Stored items:
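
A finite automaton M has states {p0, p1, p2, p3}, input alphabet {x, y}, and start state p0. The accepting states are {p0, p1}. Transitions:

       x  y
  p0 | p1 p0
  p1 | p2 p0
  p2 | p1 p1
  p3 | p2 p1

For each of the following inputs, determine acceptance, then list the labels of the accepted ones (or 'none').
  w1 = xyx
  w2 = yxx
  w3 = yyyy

w1: Trace: p0 -x-> p1 -y-> p0 -x-> p1  → end p1, accepted
w2: Trace: p0 -y-> p0 -x-> p1 -x-> p2  → end p2, rejected
w3: Trace: p0 -y-> p0 -y-> p0 -y-> p0 -y-> p0  → end p0, accepted

w1, w3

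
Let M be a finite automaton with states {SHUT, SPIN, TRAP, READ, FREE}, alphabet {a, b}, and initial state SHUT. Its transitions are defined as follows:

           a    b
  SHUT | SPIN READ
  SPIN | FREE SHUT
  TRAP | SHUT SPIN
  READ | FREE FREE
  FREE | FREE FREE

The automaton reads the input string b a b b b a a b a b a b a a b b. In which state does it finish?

FREE

Trace: SHUT -b-> READ -a-> FREE -b-> FREE -b-> FREE -b-> FREE -a-> FREE -a-> FREE -b-> FREE -a-> FREE -b-> FREE -a-> FREE -b-> FREE -a-> FREE -a-> FREE -b-> FREE -b-> FREE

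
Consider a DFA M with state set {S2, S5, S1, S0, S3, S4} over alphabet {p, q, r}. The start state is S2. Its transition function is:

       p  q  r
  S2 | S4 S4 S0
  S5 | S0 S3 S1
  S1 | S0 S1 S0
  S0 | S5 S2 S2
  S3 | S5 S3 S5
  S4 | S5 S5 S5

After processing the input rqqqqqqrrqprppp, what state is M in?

Trace: S2 -r-> S0 -q-> S2 -q-> S4 -q-> S5 -q-> S3 -q-> S3 -q-> S3 -r-> S5 -r-> S1 -q-> S1 -p-> S0 -r-> S2 -p-> S4 -p-> S5 -p-> S0

S0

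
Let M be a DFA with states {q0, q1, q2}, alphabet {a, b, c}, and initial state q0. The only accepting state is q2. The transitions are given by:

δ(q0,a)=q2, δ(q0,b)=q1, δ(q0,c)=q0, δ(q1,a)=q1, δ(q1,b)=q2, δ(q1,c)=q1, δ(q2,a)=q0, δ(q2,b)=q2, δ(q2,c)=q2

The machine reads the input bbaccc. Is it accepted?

No

start at q0
read 'b': q0 → q1
read 'b': q1 → q2
read 'a': q2 → q0
read 'c': q0 → q0
read 'c': q0 → q0
read 'c': q0 → q0
End state q0 is not accepting.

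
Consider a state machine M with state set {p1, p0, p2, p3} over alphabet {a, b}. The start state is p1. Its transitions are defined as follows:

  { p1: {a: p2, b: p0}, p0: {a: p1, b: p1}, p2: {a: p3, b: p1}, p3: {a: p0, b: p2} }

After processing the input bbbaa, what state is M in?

p1 → p0 → p1 → p0 → p1 → p2

p2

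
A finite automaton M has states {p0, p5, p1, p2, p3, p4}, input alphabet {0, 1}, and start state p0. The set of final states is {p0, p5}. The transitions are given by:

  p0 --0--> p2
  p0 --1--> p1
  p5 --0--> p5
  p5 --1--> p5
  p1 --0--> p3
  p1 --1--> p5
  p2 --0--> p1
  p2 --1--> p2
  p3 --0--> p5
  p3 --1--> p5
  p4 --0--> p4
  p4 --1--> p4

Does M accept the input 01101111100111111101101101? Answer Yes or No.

Trace: p0 -0-> p2 -1-> p2 -1-> p2 -0-> p1 -1-> p5 -1-> p5 -1-> p5 -1-> p5 -1-> p5 -0-> p5 -0-> p5 -1-> p5 -1-> p5 -1-> p5 -1-> p5 -1-> p5 -1-> p5 -1-> p5 -0-> p5 -1-> p5 -1-> p5 -0-> p5 -1-> p5 -1-> p5 -0-> p5 -1-> p5
End state p5 is accepting.

Yes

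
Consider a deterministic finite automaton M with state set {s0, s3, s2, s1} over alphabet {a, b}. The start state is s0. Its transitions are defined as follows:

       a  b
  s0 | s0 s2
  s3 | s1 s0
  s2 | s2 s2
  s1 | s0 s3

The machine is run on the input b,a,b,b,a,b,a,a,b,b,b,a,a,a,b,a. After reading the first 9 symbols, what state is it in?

start at s0
read 'b': s0 → s2
read 'a': s2 → s2
read 'b': s2 → s2
read 'b': s2 → s2
read 'a': s2 → s2
read 'b': s2 → s2
read 'a': s2 → s2
read 'a': s2 → s2
read 'b': s2 → s2
After 9 symbols: s2.

s2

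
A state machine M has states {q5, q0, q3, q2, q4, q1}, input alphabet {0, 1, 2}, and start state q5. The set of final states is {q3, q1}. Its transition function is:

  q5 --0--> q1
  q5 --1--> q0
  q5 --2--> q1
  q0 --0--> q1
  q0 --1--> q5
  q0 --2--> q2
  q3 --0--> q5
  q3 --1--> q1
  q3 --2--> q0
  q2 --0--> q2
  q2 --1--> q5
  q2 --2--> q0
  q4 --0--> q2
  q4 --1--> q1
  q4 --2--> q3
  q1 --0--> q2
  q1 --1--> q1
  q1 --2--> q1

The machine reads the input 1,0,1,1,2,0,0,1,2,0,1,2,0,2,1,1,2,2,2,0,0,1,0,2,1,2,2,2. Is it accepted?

q5 → q0 → q1 → q1 → q1 → q1 → q2 → q2 → q5 → q1 → q2 → q5 → q1 → q2 → q0 → q5 → q0 → q2 → q0 → q2 → q2 → q2 → q5 → q1 → q1 → q1 → q1 → q1 → q1
End state q1 is accepting.

Yes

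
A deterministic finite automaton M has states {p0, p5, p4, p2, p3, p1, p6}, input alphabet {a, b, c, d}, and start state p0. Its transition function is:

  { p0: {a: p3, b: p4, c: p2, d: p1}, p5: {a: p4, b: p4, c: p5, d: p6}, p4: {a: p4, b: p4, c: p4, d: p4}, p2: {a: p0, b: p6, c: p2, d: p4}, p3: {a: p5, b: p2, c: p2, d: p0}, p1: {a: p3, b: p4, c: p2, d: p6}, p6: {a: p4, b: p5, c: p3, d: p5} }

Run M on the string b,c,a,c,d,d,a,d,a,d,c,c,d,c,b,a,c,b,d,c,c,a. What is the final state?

Trace: p0 -b-> p4 -c-> p4 -a-> p4 -c-> p4 -d-> p4 -d-> p4 -a-> p4 -d-> p4 -a-> p4 -d-> p4 -c-> p4 -c-> p4 -d-> p4 -c-> p4 -b-> p4 -a-> p4 -c-> p4 -b-> p4 -d-> p4 -c-> p4 -c-> p4 -a-> p4

p4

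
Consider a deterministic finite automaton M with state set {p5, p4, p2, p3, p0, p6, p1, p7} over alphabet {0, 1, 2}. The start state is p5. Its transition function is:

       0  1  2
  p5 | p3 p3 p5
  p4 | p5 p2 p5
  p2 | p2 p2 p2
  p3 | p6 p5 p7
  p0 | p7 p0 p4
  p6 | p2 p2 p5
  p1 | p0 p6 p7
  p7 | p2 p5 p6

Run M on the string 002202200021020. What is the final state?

p5 → p3 → p6 → p5 → p5 → p3 → p7 → p6 → p2 → p2 → p2 → p2 → p2 → p2 → p2 → p2

p2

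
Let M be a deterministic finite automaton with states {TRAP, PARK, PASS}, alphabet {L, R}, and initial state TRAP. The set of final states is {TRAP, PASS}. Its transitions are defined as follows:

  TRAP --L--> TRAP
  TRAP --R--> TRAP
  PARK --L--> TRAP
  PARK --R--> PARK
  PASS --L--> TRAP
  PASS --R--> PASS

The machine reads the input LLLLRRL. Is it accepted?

Yes

start at TRAP
read 'L': TRAP → TRAP
read 'L': TRAP → TRAP
read 'L': TRAP → TRAP
read 'L': TRAP → TRAP
read 'R': TRAP → TRAP
read 'R': TRAP → TRAP
read 'L': TRAP → TRAP
End state TRAP is accepting.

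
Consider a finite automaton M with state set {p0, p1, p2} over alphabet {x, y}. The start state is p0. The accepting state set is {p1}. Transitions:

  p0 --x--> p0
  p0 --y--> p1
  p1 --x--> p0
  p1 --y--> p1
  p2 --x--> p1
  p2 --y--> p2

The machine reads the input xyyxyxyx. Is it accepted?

No

start at p0
read 'x': p0 → p0
read 'y': p0 → p1
read 'y': p1 → p1
read 'x': p1 → p0
read 'y': p0 → p1
read 'x': p1 → p0
read 'y': p0 → p1
read 'x': p1 → p0
End state p0 is not accepting.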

**Description of the task**
Transcribe the lines above between the line holding "Run M on the string b,c,a,c,d,d,a,d,a,d,c,c,d,c,b,a,c,b,d,c,c,a." and the line holding "TRAP --L--> TRAP", inclusive, exactly as they stand and with nothing added.

**Response to this exercise**
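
Run M on the string b,c,a,c,d,d,a,d,a,d,c,c,d,c,b,a,c,b,d,c,c,a. What is the final state?

Trace: p0 -b-> p4 -c-> p4 -a-> p4 -c-> p4 -d-> p4 -d-> p4 -a-> p4 -d-> p4 -a-> p4 -d-> p4 -c-> p4 -c-> p4 -d-> p4 -c-> p4 -b-> p4 -a-> p4 -c-> p4 -b-> p4 -d-> p4 -c-> p4 -c-> p4 -a-> p4

p4

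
Consider a deterministic finite automaton M with state set {p5, p4, p2, p3, p0, p6, p1, p7} over alphabet {0, 1, 2}. The start state is p5. Its transition function is:

       0  1  2
  p5 | p3 p3 p5
  p4 | p5 p2 p5
  p2 | p2 p2 p2
  p3 | p6 p5 p7
  p0 | p7 p0 p4
  p6 | p2 p2 p5
  p1 | p0 p6 p7
  p7 | p2 p5 p6

Run M on the string 002202200021020. What is the final state?

p5 → p3 → p6 → p5 → p5 → p3 → p7 → p6 → p2 → p2 → p2 → p2 → p2 → p2 → p2 → p2

p2

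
Let M be a deterministic finite automaton with states {TRAP, PARK, PASS}, alphabet {L, R}, and initial state TRAP. The set of final states is {TRAP, PASS}. Its transitions are defined as follows:

  TRAP --L--> TRAP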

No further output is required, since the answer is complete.